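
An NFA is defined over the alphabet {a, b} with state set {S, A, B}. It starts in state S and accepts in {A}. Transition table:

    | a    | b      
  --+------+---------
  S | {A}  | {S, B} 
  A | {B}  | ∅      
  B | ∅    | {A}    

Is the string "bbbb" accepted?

Yes

Start in {S}.
Read 'b': S→{S, B}; now {S, B}.
Read 'b': S→{S, B}, B→{A}; now {S, A, B}.
Read 'b': S→{S, B}, A→∅, B→{A}; now {S, A, B}.
Read 'b': S→{S, B}, A→∅, B→{A}; now {S, A, B}.
The final set {S, A, B} contains the accepting state A.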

__Work item__
With every line kept whole, write out the records again exactly.

__Exercise result__
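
An NFA is defined over the alphabet {a, b} with state set {S, A, B}. It starts in state S and accepts in {A}. Transition table:

    | a    | b      
  --+------+---------
  S | {A}  | {S, B} 
  A | {B}  | ∅      
  B | ∅    | {A}    

Is the string "bbbb" accepted?

Yes

Start in {S}.
Read 'b': S→{S, B}; now {S, B}.
Read 'b': S→{S, B}, B→{A}; now {S, A, B}.
Read 'b': S→{S, B}, A→∅, B→{A}; now {S, A, B}.
Read 'b': S→{S, B}, A→∅, B→{A}; now {S, A, B}.
The final set {S, A, B} contains the accepting state A.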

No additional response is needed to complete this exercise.